● **What this task involves**: Word for word, reproduce every line of the data.

Extracted records
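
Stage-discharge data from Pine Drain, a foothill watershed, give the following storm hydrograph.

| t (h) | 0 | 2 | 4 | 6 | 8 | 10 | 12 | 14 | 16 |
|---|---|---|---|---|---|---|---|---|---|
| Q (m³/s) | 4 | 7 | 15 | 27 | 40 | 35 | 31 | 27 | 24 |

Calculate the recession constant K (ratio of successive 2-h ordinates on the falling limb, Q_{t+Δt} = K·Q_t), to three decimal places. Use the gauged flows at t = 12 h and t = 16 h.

K ≈ 0.880

Using the recession-limb readings at t = 12 h and t = 16 h: Q falls from 31 to 24 m³/s over 2 intervals.
K = (Q₂/Q₁)^(1/2) = (24/31)^(1/2) = 0.880.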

● **Worked solution**:
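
Stage-discharge data from Pine Drain, a foothill watershed, give the following storm hydrograph.

| t (h) | 0 | 2 | 4 | 6 | 8 | 10 | 12 | 14 | 16 |
|---|---|---|---|---|---|---|---|---|---|
| Q (m³/s) | 4 | 7 | 15 | 27 | 40 | 35 | 31 | 27 | 24 |

Calculate the recession constant K (ratio of successive 2-h ordinates on the falling limb, Q_{t+Δt} = K·Q_t), to three decimal places. Use the gauged flows at t = 12 h and t = 16 h.

K ≈ 0.880

Using the recession-limb readings at t = 12 h and t = 16 h: Q falls from 31 to 24 m³/s over 2 intervals.
K = (Q₂/Q₁)^(1/2) = (24/31)^(1/2) = 0.880.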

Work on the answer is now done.